Every line below must be given again exactly.

Stored items:
§
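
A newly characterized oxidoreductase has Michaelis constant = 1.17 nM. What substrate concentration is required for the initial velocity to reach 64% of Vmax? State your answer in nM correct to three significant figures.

2.08 nM

v/Vmax = [S]/(Km+[S]) = 0.64, so [S] = Km·0.64/(1 − 0.64) = 1.17 × 1.778.
[S] = 2.08 nM.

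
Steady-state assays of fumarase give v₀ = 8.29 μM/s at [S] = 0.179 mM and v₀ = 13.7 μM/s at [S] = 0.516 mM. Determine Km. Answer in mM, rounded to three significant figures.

From v = Vmax[S]/(Km+[S]), each point gives Vmax = v(Km+[S])/[S].
Equating: 8.29(Km+0.179)/0.179 = 13.7(Km+0.516)/0.516.
46.31·Km + 8.29 = 26.55·Km + 13.7, so (46.31 − 26.55)·Km = 13.7 − 8.29.
Km = 5.410/19.76 = 0.274 mM; then Vmax = 8.29(0.274+0.179)/0.179 = 21.0 μM/s.

0.274 mM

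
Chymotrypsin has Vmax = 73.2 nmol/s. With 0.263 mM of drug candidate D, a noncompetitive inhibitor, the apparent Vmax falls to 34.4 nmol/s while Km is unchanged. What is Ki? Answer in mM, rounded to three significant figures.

Noncompetitive: Vmax,app = Vmax/α with α = 1 + [I]/Ki.
α = Vmax/Vmax,app = 73.2/34.4 = 2.128.
Since α = 1 + [I]/Ki, [I]/Ki = 2.128 − 1 = 1.128 and Ki = 0.263/1.128 = 0.233 mM.

0.233 mM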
§
ANSWER AREA:
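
A newly characterized oxidoreductase has Michaelis constant = 1.17 nM. What substrate concentration is required for the initial velocity to reach 64% of Vmax? State your answer in nM correct to three significant figures.

2.08 nM

v/Vmax = [S]/(Km+[S]) = 0.64, so [S] = Km·0.64/(1 − 0.64) = 1.17 × 1.778.
[S] = 2.08 nM.

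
Steady-state assays of fumarase give v₀ = 8.29 μM/s at [S] = 0.179 mM and v₀ = 13.7 μM/s at [S] = 0.516 mM. Determine Km. Answer in mM, rounded to three significant figures.

From v = Vmax[S]/(Km+[S]), each point gives Vmax = v(Km+[S])/[S].
Equating: 8.29(Km+0.179)/0.179 = 13.7(Km+0.516)/0.516.
46.31·Km + 8.29 = 26.55·Km + 13.7, so (46.31 − 26.55)·Km = 13.7 − 8.29.
Km = 5.410/19.76 = 0.274 mM; then Vmax = 8.29(0.274+0.179)/0.179 = 21.0 μM/s.

0.274 mM

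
Chymotrypsin has Vmax = 73.2 nmol/s. With 0.263 mM of drug candidate D, a noncompetitive inhibitor, the apparent Vmax falls to 34.4 nmol/s while Km is unchanged. What is Ki? Answer in mM, rounded to three significant figures.

Noncompetitive: Vmax,app = Vmax/α with α = 1 + [I]/Ki.
α = Vmax/Vmax,app = 73.2/34.4 = 2.128.
Since α = 1 + [I]/Ki, [I]/Ki = 2.128 − 1 = 1.128 and Ki = 0.263/1.128 = 0.233 mM.

0.233 mM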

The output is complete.